►

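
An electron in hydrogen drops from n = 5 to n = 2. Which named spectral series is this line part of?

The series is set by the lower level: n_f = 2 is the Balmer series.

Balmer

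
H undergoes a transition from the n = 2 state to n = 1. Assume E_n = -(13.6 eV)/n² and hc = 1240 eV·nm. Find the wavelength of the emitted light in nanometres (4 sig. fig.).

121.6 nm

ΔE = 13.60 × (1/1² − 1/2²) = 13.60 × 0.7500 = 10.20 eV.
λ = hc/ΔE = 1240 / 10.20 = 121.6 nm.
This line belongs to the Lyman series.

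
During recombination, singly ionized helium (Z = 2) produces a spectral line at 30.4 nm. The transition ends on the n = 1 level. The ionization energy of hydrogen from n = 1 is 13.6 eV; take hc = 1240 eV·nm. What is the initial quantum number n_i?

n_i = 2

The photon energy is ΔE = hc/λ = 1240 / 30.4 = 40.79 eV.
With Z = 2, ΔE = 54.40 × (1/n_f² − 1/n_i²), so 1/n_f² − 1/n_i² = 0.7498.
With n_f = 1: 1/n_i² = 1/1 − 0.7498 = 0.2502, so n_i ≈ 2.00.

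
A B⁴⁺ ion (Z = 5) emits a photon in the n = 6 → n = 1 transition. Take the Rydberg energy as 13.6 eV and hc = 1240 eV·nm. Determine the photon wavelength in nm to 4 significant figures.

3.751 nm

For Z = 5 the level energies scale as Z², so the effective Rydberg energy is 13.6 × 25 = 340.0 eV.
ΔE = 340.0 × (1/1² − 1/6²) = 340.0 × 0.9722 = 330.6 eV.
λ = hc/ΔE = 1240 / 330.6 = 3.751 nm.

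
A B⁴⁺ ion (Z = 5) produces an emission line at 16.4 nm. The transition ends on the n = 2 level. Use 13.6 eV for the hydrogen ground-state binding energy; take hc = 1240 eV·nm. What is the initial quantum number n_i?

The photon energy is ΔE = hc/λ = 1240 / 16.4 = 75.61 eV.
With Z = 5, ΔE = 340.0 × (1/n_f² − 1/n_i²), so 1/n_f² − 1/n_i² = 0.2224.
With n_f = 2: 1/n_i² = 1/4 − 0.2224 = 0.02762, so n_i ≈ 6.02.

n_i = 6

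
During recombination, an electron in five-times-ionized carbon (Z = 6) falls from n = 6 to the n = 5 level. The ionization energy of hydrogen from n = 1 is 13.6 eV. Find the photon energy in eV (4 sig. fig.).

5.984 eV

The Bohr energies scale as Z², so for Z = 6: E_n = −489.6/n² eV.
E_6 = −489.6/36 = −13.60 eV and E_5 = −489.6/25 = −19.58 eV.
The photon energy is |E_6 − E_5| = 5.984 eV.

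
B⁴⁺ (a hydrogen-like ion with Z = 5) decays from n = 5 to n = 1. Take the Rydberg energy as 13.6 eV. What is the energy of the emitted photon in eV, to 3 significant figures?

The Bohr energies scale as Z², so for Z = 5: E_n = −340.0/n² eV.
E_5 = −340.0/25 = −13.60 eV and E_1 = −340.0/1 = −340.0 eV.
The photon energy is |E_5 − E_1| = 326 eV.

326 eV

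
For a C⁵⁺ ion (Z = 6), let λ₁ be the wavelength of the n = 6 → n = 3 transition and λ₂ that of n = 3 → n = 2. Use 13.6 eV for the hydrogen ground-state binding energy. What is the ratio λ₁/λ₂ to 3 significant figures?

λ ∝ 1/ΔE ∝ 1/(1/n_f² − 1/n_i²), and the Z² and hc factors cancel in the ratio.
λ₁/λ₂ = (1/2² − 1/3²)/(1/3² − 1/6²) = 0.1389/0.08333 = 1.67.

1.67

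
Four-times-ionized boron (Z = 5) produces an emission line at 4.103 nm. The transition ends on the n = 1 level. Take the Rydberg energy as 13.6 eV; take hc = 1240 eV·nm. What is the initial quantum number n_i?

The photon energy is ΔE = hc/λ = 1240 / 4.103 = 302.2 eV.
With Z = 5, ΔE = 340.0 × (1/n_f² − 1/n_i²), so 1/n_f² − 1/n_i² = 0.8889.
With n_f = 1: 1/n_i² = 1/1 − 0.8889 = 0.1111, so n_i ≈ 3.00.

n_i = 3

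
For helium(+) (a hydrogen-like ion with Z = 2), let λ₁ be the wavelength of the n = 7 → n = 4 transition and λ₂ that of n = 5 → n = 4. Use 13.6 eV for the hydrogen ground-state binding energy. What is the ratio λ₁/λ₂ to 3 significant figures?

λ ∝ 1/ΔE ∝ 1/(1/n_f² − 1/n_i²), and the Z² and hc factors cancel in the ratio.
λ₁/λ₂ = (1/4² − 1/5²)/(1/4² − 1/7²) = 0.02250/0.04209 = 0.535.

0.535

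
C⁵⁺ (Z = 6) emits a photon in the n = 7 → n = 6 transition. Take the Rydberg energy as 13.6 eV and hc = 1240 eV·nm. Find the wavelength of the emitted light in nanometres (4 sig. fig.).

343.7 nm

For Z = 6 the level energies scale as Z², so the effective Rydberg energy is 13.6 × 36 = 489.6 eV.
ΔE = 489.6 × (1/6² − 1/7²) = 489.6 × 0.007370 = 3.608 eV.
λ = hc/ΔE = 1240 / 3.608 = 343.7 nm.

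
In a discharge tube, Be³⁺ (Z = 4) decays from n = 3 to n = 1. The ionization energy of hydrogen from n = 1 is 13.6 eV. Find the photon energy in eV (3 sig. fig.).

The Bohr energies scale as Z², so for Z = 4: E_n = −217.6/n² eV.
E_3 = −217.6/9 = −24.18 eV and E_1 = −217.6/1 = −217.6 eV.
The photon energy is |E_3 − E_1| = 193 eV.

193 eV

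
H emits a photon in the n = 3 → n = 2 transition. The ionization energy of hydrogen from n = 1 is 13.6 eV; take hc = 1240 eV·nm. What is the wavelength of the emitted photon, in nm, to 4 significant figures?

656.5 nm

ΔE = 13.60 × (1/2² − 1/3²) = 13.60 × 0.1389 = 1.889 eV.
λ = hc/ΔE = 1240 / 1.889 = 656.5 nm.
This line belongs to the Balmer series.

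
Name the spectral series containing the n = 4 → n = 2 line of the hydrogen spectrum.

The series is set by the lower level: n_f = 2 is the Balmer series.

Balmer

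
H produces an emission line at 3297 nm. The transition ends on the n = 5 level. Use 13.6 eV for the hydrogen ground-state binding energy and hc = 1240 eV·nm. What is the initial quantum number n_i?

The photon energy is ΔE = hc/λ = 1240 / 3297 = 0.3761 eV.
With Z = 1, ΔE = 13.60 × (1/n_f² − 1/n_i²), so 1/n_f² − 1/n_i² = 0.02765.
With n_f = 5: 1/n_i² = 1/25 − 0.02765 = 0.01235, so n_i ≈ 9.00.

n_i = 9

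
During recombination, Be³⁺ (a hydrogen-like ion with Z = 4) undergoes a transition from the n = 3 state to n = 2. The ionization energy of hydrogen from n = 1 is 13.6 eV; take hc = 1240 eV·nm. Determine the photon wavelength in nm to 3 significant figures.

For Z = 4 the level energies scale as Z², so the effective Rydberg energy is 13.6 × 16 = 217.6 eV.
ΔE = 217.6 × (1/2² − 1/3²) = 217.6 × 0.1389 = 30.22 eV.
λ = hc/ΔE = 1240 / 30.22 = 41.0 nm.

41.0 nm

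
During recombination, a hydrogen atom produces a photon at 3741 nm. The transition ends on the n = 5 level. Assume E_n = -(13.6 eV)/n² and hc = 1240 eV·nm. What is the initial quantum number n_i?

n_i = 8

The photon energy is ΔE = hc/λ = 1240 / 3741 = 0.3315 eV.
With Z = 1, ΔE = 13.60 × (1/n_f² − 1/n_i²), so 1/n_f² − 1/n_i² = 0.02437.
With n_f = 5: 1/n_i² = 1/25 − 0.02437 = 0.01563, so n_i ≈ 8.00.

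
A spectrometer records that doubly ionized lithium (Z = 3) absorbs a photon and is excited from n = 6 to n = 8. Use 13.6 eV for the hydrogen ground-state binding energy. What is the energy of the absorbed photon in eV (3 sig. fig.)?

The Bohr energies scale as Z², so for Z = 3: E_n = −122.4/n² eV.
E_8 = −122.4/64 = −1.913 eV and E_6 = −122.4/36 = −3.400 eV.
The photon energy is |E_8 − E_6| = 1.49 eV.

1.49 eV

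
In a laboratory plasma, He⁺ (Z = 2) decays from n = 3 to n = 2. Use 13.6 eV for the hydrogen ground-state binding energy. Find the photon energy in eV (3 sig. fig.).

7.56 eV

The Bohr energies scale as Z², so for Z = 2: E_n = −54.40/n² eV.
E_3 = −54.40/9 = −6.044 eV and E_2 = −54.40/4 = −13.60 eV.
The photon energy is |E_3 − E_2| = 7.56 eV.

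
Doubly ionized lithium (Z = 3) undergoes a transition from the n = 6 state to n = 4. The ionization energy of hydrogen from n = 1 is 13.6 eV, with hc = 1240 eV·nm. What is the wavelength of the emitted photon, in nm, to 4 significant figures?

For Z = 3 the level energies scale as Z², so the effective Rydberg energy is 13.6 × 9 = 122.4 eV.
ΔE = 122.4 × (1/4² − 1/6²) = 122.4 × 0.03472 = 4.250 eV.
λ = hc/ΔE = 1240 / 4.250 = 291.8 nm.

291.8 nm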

◄

TASK GOAL — Copy out the lines above, from the one holding "In a laboratory" through the final line, with no other lines.

COMPLETED TASK —
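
In a laboratory plasma, He⁺ (Z = 2) decays from n = 3 to n = 2. Use 13.6 eV for the hydrogen ground-state binding energy. Find the photon energy in eV (3 sig. fig.).

7.56 eV

The Bohr energies scale as Z², so for Z = 2: E_n = −54.40/n² eV.
E_3 = −54.40/9 = −6.044 eV and E_2 = −54.40/4 = −13.60 eV.
The photon energy is |E_3 − E_2| = 7.56 eV.

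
Doubly ionized lithium (Z = 3) undergoes a transition from the n = 6 state to n = 4. The ionization energy of hydrogen from n = 1 is 13.6 eV, with hc = 1240 eV·nm. What is the wavelength of the emitted photon, in nm, to 4 significant figures?

For Z = 3 the level energies scale as Z², so the effective Rydberg energy is 13.6 × 9 = 122.4 eV.
ΔE = 122.4 × (1/4² − 1/6²) = 122.4 × 0.03472 = 4.250 eV.
λ = hc/ΔE = 1240 / 4.250 = 291.8 nm.

291.8 nm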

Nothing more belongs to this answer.